### Description of the task:
Output the entries below exactly, from the first line to the line holding "Answer: 4354903918/151969851 ≈ 28.656", both included.
++++
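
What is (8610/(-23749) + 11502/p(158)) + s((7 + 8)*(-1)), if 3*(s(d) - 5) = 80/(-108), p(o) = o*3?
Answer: 4354903918/151969851 ≈ 28.656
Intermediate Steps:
p(o) = 3*o
s(d) = 385/81 (s(d) = 5 + (80/(-108))/3 = 5 + (80*(-1/108))/3 = 5 + (1/3)*(-20/27) = 5 - 20/81 = 385/81)
(8610/(-23749) + 11502/p(158)) + s((7 + 8)*(-1)) = (8610/(-23749) + 11502/((3*158))) + 385/81 = (8610*(-1/23749) + 11502/474) + 385/81 = (-8610/23749 + 11502*(1/474)) + 385/81 = (-8610/23749 + 1917/79) + 385/81 = 44846643/1876171 + 385/81 = 4354903918/151969851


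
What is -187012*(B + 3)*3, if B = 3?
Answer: -3366216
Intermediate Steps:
-187012*(B + 3)*3 = -187012*(3 + 3)*3 = -1122072*3 = -187012*18 = -3366216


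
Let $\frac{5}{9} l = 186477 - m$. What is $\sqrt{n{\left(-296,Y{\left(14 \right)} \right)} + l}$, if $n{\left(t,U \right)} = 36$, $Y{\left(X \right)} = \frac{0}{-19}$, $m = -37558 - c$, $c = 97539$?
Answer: $\frac{3 \sqrt{1607970}}{5} \approx 760.83$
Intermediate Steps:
$m = -135097$ ($m = -37558 - 97539 = -135097$)
$Y{\left(X \right)} = 0$ ($Y{\left(X \right)} = 0 \left(- \frac{1}{19}\right) = 0$)
$l = \frac{2894166}{5}$ ($l = \frac{9 \left(186477 - -135097\right)}{5} = \frac{9 \left(186477 + 135097\right)}{5} = \frac{9}{5} \cdot 321574 = \frac{2894166}{5} \approx 5.7883 \cdot 10^{5}$)
$\sqrt{n{\left(-296,Y{\left(14 \right)} \right)} + l} = \sqrt{36 + \frac{2894166}{5}} = \sqrt{\frac{2894346}{5}} = \frac{3 \sqrt{1607970}}{5}$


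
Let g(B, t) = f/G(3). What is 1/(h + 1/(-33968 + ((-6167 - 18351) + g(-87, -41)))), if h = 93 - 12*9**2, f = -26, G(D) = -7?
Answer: -409376/359841511 ≈ -0.0011377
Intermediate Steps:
g(B, t) = 26/7 (g(B, t) = -26/(-7) = -26*(-1/7) = 26/7)
h = -879 (h = 93 - 12*81 = 93 - 972 = -879)
1/(h + 1/(-33968 + ((-6167 - 18351) + g(-87, -41)))) = 1/(-879 + 1/(-33968 + ((-6167 - 18351) + 26/7))) = 1/(-879 + 1/(-33968 + (-24518 + 26/7))) = 1/(-879 + 1/(-33968 - 171600/7)) = 1/(-879 + 1/(-409376/7)) = 1/(-879 - 7/409376) = 1/(-359841511/409376) = -409376/359841511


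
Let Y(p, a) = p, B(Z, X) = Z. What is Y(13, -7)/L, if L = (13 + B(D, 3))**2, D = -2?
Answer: 13/121 ≈ 0.10744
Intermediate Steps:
L = 121 (L = (13 - 2)**2 = 11**2 = 121)
Y(13, -7)/L = 13/121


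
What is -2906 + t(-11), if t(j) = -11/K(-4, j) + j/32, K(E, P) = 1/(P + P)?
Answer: -85259/32 ≈ -2664.3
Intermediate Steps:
K(E, P) = 1/(2*P)
t(j) = -703*j/32 (t(j) = -11*2*j + j/32 = -22*j + j*(1/32) = -22*j + j/32 = -703*j/32)
-2906 + t(-11) = -2906 - 703/32*(-11) = -2906 + 7733/32 = -85259/32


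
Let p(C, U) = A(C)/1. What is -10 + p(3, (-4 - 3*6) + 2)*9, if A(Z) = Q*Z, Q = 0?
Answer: -10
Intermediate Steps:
A(Z) = 0 (A(Z) = 0*Z = 0)
p(C, U) = 0 (p(C, U) = 0/1 = 0*1 = 0)
-10 + p(3, (-4 - 3*6) + 2)*9 = -10 + 0*9 = -10 + 0 = -10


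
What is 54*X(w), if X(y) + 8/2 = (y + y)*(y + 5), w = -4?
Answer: -648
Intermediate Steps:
X(y) = -4 + 2*y*(5 + y) (X(y) = -4 + (y + y)*(y + 5) = -4 + (2*y)*(5 + y) = -4 + 2*y*(5 + y))
54*X(w) = 54*(-4 + 2*(-4)² + 10*(-4)) = 54*(-4 + 2*16 - 40) = 54*(-4 + 32 - 40) = 54*(-12) = -648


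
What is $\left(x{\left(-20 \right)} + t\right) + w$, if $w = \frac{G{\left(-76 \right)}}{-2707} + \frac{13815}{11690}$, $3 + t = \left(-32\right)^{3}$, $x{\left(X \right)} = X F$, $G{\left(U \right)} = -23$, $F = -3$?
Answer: $- \frac{207019273611}{6328966} \approx -32710.0$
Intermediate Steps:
$x{\left(X \right)} = - 3 X$ ($x{\left(X \right)} = X \left(-3\right) = - 3 X$)
$t = -32771$ ($t = -3 + \left(-32\right)^{3} = -3 - 32768 = -32771$)
$w = \frac{7533215}{6328966}$ ($w = - \frac{23}{-2707} + \frac{13815}{11690} = \left(-23\right) \left(- \frac{1}{2707}\right) + 13815 \cdot \frac{1}{11690} = \frac{23}{2707} + \frac{2763}{2338} = \frac{7533215}{6328966} \approx 1.1903$)
$\left(x{\left(-20 \right)} + t\right) + w = \left(\left(-3\right) \left(-20\right) - 32771\right) + \frac{7533215}{6328966} = \left(60 - 32771\right) + \frac{7533215}{6328966} = -32711 + \frac{7533215}{6328966} = - \frac{207019273611}{6328966}$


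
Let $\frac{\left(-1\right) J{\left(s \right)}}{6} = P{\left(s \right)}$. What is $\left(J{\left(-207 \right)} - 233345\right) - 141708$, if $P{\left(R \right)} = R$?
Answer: $-373811$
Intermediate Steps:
$J{\left(s \right)} = - 6 s$
$\left(J{\left(-207 \right)} - 233345\right) - 141708 = \left(\left(-6\right) \left(-207\right) - 233345\right) - 141708 = \left(1242 - 233345\right) - 141708 = -232103 - 141708 = -373811$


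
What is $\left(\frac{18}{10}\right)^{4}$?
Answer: $\frac{6561}{625} \approx 10.498$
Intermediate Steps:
$\left(\frac{18}{10}\right)^{4} = \left(18 \cdot \frac{1}{10}\right)^{4} = \left(\frac{9}{5}\right)^{4} = \frac{6561}{625}$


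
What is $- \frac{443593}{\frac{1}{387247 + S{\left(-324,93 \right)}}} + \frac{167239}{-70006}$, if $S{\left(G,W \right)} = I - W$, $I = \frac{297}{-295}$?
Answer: $- \frac{3546701063893332719}{20651770} \approx -1.7174 \cdot 10^{11}$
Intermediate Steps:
$I = - \frac{297}{295}$ ($I = 297 \left(- \frac{1}{295}\right) = - \frac{297}{295} \approx -1.0068$)
$S{\left(G,W \right)} = - \frac{297}{295} - W$
$- \frac{443593}{\frac{1}{387247 + S{\left(-324,93 \right)}}} + \frac{167239}{-70006} = - \frac{443593}{\frac{1}{387247 - \frac{27732}{295}}} + \frac{167239}{-70006} = - \frac{443593}{\frac{1}{387247 - \frac{27732}{295}}} + 167239 \left(- \frac{1}{70006}\right) = - \frac{443593}{\frac{1}{387247 - \frac{27732}{295}}} - \frac{167239}{70006} = - \frac{443593}{\frac{1}{\frac{114210133}{295}}} - \frac{167239}{70006} = - \frac{443593}{\frac{295}{114210133}} - \frac{167239}{70006} = \left(-443593\right) \frac{114210133}{295} - \frac{167239}{70006} = - \frac{50662815527869}{295} - \frac{167239}{70006} = - \frac{3546701063893332719}{20651770}$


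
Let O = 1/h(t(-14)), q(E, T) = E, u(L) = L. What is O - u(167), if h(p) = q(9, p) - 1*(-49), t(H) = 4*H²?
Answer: -9685/58 ≈ -166.98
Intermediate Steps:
h(p) = 58 (h(p) = 9 - 1*(-49) = 9 + 49 = 58)
O = 1/58 ≈ 0.017241
O - u(167) = 1/58 - 1*167 = 1/58 - 167 = -9685/58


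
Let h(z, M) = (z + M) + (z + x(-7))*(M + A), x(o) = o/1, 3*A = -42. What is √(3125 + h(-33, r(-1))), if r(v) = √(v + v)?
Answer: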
++++
### Reply to the task:
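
What is (8610/(-23749) + 11502/p(158)) + s((7 + 8)*(-1)), if 3*(s(d) - 5) = 80/(-108), p(o) = o*3?
Answer: 4354903918/151969851 ≈ 28.656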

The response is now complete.